Work request:
Which lines in the listing below contain "associated"? Copy each of them.

Data shown:

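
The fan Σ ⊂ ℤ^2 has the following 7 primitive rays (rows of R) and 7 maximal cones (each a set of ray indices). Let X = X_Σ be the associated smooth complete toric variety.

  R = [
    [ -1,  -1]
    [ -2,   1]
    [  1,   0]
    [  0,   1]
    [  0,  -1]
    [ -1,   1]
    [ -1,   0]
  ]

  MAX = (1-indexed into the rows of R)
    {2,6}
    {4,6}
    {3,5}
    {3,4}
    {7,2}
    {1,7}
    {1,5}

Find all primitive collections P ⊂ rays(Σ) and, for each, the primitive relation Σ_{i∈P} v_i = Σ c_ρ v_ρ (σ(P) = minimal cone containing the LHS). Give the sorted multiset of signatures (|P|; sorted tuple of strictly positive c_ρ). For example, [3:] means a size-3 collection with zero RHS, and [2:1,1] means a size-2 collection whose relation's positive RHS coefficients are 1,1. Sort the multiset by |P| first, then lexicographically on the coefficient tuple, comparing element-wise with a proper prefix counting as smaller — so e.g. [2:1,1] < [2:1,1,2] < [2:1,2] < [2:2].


Primitive collections (14):

  P={3,7}:  v_{3} + v_{7} = 0  so sig = [2:]
  P={4,5}:  v_{4} + v_{5} = 0  so sig = [2:]
  P={1,3}:  v_{1} + v_{3} = v_{5}  so sig = [2:1]
  P={1,4}:  v_{1} + v_{4} = v_{7}  so sig = [2:1]
  P={2,3}:  v_{2} + v_{3} = v_{6}  so sig = [2:1]
  P={3,6}:  v_{3} + v_{6} = v_{4}  so sig = [2:1]
  P={4,7}:  v_{4} + v_{7} = v_{6}  so sig = [2:1]
  P={5,6}:  v_{5} + v_{6} = v_{7}  so sig = [2:1]
  P={5,7}:  v_{5} + v_{7} = v_{1}  so sig = [2:1]
  P={6,7}:  v_{6} + v_{7} = v_{2}  so sig = [2:1]
  P={1,6}:  v_{1} + v_{6} = 2·v_{7}  so sig = [2:2]
  P={2,4}:  v_{2} + v_{4} = 2·v_{6}  so sig = [2:2]
  P={2,5}:  v_{2} + v_{5} = 2·v_{7}  so sig = [2:2]
  P={1,2}:  v_{1} + v_{2} = 3·v_{7}  so sig = [2:3]

Signatures (|P|; sorted positive RHS coefficients), sorted:
[[2:], [2:], [2:1], [2:1], [2:1], [2:1], [2:1], [2:1], [2:1], [2:1], [2:2], [2:2], [2:2], [2:3]]


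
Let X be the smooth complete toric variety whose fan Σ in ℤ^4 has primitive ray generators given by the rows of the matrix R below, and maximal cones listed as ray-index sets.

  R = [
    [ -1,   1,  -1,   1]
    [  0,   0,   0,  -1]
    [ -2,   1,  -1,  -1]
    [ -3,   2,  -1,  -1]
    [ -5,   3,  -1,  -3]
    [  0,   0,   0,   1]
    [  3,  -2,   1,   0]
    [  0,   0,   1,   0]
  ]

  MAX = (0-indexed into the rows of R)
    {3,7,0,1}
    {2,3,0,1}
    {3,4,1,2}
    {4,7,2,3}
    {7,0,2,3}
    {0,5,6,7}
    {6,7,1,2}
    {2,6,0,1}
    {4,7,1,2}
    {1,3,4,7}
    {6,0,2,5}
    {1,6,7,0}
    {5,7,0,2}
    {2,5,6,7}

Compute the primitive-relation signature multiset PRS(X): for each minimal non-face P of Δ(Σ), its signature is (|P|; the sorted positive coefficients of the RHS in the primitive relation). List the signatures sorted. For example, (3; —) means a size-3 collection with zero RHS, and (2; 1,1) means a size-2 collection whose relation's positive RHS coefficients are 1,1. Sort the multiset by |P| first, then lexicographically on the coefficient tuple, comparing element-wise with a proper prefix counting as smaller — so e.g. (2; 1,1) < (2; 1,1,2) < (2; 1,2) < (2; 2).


Primitive collections (9):

  {1,5}:  v_{1} + v_{5} = 0  →  sig = (2; —)
  {3,6}:  v_{3} + v_{6} = v_{1}  →  sig = (2; 1)
  {3,5}:  v_{3} + v_{5} = v_{0} + v_{2} + v_{7}  →  sig = (2; 1,1,1)
  {4,5}:  v_{4} + v_{5} = v_{2} + v_{3} + v_{7}  →  sig = (2; 1,1,1)
  {4,6}:  v_{4} + v_{6} = 2·v_{1} + v_{2} + v_{7}  →  sig = (2; 1,1,2)
  {0,4}:  v_{0} + v_{4} = 2·v_{3}  →  sig = (2; 2)
  {0,2,6,7}:  v_{0} + v_{2} + v_{6} + v_{7} = 0  →  sig = (4; —)
  {0,1,2,7}:  v_{0} + v_{1} + v_{2} + v_{7} = v_{3}  →  sig = (4; 1)
  {1,2,3,7}:  v_{1} + v_{2} + v_{3} + v_{7} = v_{4}  →  sig = (4; 1)

Sorted signature multiset PRS(X):
    |P|=2: 6 collections, coeffs (), (1), (1,1,1), (1,1,1), (1,1,2), (2)
    |P|=4: 3 collections, coeffs (), (1), (1)


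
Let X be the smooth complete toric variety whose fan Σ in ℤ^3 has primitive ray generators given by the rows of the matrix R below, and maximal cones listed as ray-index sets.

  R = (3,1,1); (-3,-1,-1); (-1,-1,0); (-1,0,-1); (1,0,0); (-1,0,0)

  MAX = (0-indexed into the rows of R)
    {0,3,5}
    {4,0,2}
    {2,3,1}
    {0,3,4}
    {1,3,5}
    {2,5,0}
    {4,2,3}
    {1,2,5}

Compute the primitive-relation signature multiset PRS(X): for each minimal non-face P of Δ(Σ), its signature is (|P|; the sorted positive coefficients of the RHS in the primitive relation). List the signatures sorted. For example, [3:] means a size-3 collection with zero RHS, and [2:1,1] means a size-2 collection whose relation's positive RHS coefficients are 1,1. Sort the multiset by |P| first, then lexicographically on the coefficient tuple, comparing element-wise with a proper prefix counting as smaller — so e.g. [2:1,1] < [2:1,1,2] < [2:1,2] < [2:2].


The 5 primitive collections of Σ (r=6, n=3):

  {0,1}:  v_{0} + v_{1} = 0 — sig = [2:]
  {4,5}:  v_{4} + v_{5} = 0 — sig = [2:]
  {1,4}:  v_{1} + v_{4} = v_{2} + v_{3} — sig = [2:1,1]
  {0,2,3}:  v_{0} + v_{2} + v_{3} = v_{4} — sig = [3:1]
  {2,3,5}:  v_{2} + v_{3} + v_{5} = v_{1} — sig = [3:1]

Signatures (|P|; sorted positive RHS coefficients), sorted:
[[2:], [2:], [2:1,1], [3:1], [3:1]]


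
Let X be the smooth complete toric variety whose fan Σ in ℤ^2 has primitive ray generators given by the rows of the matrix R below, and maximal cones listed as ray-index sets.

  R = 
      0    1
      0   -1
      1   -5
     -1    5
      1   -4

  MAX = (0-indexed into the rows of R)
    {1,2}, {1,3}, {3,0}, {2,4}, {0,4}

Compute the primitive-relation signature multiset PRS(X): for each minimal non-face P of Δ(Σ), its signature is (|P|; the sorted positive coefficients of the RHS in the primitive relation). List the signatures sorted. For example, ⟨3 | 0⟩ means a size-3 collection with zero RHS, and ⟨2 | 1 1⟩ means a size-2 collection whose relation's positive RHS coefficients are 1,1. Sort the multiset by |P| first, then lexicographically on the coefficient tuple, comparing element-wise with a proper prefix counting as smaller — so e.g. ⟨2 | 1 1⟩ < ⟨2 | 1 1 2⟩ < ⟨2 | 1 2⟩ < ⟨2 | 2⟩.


Minimal non-faces — 5 found among 5 rays, 5 max cones:

  {0,1}:  v_{0} + v_{1} = 0  ⟹  sig = ⟨2 | 0⟩
  {2,3}:  v_{2} + v_{3} = 0  ⟹  sig = ⟨2 | 0⟩
  {0,2}:  v_{0} + v_{2} = v_{4}  ⟹  sig = ⟨2 | 1⟩
  {1,4}:  v_{1} + v_{4} = v_{2}  ⟹  sig = ⟨2 | 1⟩
  {3,4}:  v_{3} + v_{4} = v_{0}  ⟹  sig = ⟨2 | 1⟩

Sorted signature multiset PRS(X):
    |P|=2: 5 collections, coeffs (), (), (1), (1), (1)


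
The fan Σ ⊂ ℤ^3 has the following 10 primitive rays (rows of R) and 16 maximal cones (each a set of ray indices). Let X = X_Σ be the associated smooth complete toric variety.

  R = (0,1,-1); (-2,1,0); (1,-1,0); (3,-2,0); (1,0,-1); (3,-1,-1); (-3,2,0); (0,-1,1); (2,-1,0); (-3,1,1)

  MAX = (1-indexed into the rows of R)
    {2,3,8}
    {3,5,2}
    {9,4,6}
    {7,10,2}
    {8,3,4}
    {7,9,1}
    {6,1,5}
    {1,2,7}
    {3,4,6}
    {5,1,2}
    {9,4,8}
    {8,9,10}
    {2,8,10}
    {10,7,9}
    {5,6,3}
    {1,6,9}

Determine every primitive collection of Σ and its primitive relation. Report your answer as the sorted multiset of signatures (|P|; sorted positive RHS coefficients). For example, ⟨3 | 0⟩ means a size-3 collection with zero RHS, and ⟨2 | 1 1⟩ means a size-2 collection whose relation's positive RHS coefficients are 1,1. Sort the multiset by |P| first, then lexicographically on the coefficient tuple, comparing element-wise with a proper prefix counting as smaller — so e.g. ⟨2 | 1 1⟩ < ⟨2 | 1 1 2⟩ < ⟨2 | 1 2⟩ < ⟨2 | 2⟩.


Primitive collections (21):

  • {1,8}:  v_{1} + v_{8} = 0 — sig = ⟨2 | 0⟩
  • {2,9}:  v_{2} + v_{9} = 0 — sig = ⟨2 | 0⟩
  • {4,7}:  v_{4} + v_{7} = 0 — sig = ⟨2 | 0⟩
  • {6,10}:  v_{6} + v_{10} = 0 — sig = ⟨2 | 0⟩
  • {1,3}:  v_{1} + v_{3} = v_{5} — sig = ⟨2 | 1⟩
  • {1,4}:  v_{1} + v_{4} = v_{6} — sig = ⟨2 | 1⟩
  • {1,10}:  v_{1} + v_{10} = v_{7} — sig = ⟨2 | 1⟩
  • {2,4}:  v_{2} + v_{4} = v_{3} — sig = ⟨2 | 1⟩
  • {2,6}:  v_{2} + v_{6} = v_{5} — sig = ⟨2 | 1⟩
  • {3,7}:  v_{3} + v_{7} = v_{2} — sig = ⟨2 | 1⟩
  • {3,9}:  v_{3} + v_{9} = v_{4} — sig = ⟨2 | 1⟩
  • {4,10}:  v_{4} + v_{10} = v_{8} — sig = ⟨2 | 1⟩
  • {5,8}:  v_{5} + v_{8} = v_{3} — sig = ⟨2 | 1⟩
  • {5,9}:  v_{5} + v_{9} = v_{6} — sig = ⟨2 | 1⟩
  • {5,10}:  v_{5} + v_{10} = v_{2} — sig = ⟨2 | 1⟩
  • {6,7}:  v_{6} + v_{7} = v_{1} — sig = ⟨2 | 1⟩
  • {6,8}:  v_{6} + v_{8} = v_{4} — sig = ⟨2 | 1⟩
  • {7,8}:  v_{7} + v_{8} = v_{10} — sig = ⟨2 | 1⟩
  • {3,10}:  v_{3} + v_{10} = v_{2} + v_{8} — sig = ⟨2 | 1 1⟩
  • {4,5}:  v_{4} + v_{5} = v_{3} + v_{6} — sig = ⟨2 | 1 1⟩
  • {5,7}:  v_{5} + v_{7} = v_{1} + v_{2} — sig = ⟨2 | 1 1⟩

Hence PRS(X_Σ) =
[⟨2 | 0⟩, ⟨2 | 0⟩, ⟨2 | 0⟩, ⟨2 | 0⟩, ⟨2 | 1⟩, ⟨2 | 1⟩, ⟨2 | 1⟩, ⟨2 | 1⟩, ⟨2 | 1⟩, ⟨2 | 1⟩, ⟨2 | 1⟩, ⟨2 | 1⟩, ⟨2 | 1⟩, ⟨2 | 1⟩, ⟨2 | 1⟩, ⟨2 | 1⟩, ⟨2 | 1⟩, ⟨2 | 1⟩, ⟨2 | 1 1⟩, ⟨2 | 1 1⟩, ⟨2 | 1 1⟩]


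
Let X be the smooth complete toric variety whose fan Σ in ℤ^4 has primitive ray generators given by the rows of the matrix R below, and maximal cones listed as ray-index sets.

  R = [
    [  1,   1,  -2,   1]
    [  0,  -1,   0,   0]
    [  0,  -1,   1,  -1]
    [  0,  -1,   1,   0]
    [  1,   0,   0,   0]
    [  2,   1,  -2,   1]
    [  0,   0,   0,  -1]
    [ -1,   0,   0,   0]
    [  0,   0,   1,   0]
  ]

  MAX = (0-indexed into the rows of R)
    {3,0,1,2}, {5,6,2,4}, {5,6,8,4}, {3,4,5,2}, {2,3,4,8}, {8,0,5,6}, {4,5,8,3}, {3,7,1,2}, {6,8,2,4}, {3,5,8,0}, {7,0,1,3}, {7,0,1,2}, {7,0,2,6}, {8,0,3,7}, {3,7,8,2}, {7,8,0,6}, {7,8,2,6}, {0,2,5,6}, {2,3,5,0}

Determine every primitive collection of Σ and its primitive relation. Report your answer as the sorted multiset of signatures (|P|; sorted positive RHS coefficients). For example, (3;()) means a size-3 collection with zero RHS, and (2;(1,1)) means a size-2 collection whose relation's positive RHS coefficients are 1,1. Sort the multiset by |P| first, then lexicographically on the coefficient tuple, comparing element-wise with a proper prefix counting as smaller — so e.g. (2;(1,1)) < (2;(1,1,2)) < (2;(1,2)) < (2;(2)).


11 collections generate NE(X_Σ); each relation:

  P = {4,7}:  v_{4} + v_{7} = 0  so sig = (2;())
  P = {0,4}:  v_{0} + v_{4} = v_{5}  so sig = (2;(1))
  P = {1,8}:  v_{1} + v_{8} = v_{3}  so sig = (2;(1))
  P = {3,6}:  v_{3} + v_{6} = v_{2}  so sig = (2;(1))
  P = {5,7}:  v_{5} + v_{7} = v_{0}  so sig = (2;(1))
  P = {1,4}:  v_{1} + v_{4} = v_{0} + v_{2} + v_{3}  so sig = (2;(1,1,1))
  P = {1,5}:  v_{1} + v_{5} = 2·v_{0} + v_{2} + v_{3}  so sig = (2;(1,1,2))
  P = {1,6}:  v_{1} + v_{6} = v_{0} + 2·v_{2} + v_{7}  so sig = (2;(1,1,2))
  P = {0,2,8}:  v_{0} + v_{2} + v_{8} = v_{4}  so sig = (3;(1))
  P = {2,5,8}:  v_{2} + v_{5} + v_{8} = 2·v_{4}  so sig = (3;(2))
  P = {0,2,3,7}:  v_{0} + v_{2} + v_{3} + v_{7} = v_{1}  so sig = (4;(1))

Sorted signature multiset PRS(X):
{ (2;()),  (2;(1)) ×4,  (2;(1,1,1)),  (2;(1,1,2)) ×2,  (3;(1)),  (3;(2)),  (4;(1)) }


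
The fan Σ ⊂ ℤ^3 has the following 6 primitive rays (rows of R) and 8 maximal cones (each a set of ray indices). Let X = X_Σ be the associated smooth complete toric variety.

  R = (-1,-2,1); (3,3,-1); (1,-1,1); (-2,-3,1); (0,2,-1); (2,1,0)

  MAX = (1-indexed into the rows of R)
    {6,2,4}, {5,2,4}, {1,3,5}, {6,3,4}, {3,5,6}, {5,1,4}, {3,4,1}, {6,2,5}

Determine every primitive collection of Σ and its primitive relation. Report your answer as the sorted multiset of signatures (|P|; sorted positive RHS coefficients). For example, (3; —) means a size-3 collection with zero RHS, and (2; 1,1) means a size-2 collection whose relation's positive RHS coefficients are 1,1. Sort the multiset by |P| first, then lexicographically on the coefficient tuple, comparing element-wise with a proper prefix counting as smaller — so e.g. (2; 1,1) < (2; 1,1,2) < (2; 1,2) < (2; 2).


Σ has 5 primitive collections:

  P={1,2}:  v_{1} + v_{2} = v_{6}  ⇒ sig = (2; 1)
  P={1,6}:  v_{1} + v_{6} = v_{3}  ⇒ sig = (2; 1)
  P={2,3}:  v_{2} + v_{3} = 2·v_{6}  ⇒ sig = (2; 2)
  P={4,5,6}:  v_{4} + v_{5} + v_{6} = 0  ⇒ sig = (3; —)
  P={3,4,5}:  v_{3} + v_{4} + v_{5} = v_{1}  ⇒ sig = (3; 1)

Hence PRS(X_Σ) =
    (2; 1)
    (2; 1)
    (2; 2)
    (3; —)
    (3; 1)


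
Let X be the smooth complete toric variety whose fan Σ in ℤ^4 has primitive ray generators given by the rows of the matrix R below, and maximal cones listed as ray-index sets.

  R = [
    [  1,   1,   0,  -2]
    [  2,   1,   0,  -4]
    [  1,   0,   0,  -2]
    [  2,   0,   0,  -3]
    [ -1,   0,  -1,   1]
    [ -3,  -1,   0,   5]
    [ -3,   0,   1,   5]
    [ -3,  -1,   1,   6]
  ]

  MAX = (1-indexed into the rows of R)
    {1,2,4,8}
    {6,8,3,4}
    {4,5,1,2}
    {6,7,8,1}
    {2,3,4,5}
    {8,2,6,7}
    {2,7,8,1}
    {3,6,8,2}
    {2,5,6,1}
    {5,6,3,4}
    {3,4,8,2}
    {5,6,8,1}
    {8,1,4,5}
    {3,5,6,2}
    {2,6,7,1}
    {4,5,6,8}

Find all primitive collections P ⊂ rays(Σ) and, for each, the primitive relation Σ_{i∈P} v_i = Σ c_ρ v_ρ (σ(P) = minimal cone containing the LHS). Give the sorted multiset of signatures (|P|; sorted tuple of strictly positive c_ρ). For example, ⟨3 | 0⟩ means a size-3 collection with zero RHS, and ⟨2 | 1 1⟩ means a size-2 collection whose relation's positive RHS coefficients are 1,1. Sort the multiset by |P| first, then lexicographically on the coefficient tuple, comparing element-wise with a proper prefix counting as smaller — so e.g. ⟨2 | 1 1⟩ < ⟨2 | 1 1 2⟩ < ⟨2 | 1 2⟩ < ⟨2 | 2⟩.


The 9 primitive collections of Σ (r=8, n=4):

  • {1,3}:  v_{1} + v_{3} = v_{2} ; sig = ⟨2 | 1⟩
  • {4,7}:  v_{4} + v_{7} = v_{2} + v_{8} ; sig = ⟨2 | 1 1⟩
  • {3,7}:  v_{3} + v_{7} = 2·v_{2} + v_{6} + v_{8} ; sig = ⟨2 | 1 1 2⟩
  • {5,7}:  v_{5} + v_{7} = 2·v_{1} + 2·v_{6} ; sig = ⟨2 | 2 2⟩
  • {1,4,6}:  v_{1} + v_{4} + v_{6} = 0 ; sig = ⟨3 | 0⟩
  • {2,4,6}:  v_{2} + v_{4} + v_{6} = v_{3} ; sig = ⟨3 | 1⟩
  • {3,5,8}:  v_{3} + v_{5} + v_{8} = v_{6} ; sig = ⟨3 | 1⟩
  • {2,5,8}:  v_{2} + v_{5} + v_{8} = v_{1} + v_{6} ; sig = ⟨3 | 1 1⟩
  • {1,2,6,8}:  v_{1} + v_{2} + v_{6} + v_{8} = v_{7} ; sig = ⟨4 | 1⟩

so the primitive-relation signature multiset is
[⟨2 | 1⟩, ⟨2 | 1 1⟩, ⟨2 | 1 1 2⟩, ⟨2 | 2 2⟩, ⟨3 | 0⟩, ⟨3 | 1⟩, ⟨3 | 1⟩, ⟨3 | 1 1⟩, ⟨4 | 1⟩]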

Task response:
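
The fan Σ ⊂ ℤ^2 has the following 7 primitive rays (rows of R) and 7 maximal cones (each a set of ray indices). Let X = X_Σ be the associated smooth complete toric variety.
The fan Σ ⊂ ℤ^3 has the following 10 primitive rays (rows of R) and 16 maximal cones (each a set of ray indices). Let X = X_Σ be the associated smooth complete toric variety.
The fan Σ ⊂ ℤ^3 has the following 6 primitive rays (rows of R) and 8 maximal cones (each a set of ray indices). Let X = X_Σ be the associated smooth complete toric variety.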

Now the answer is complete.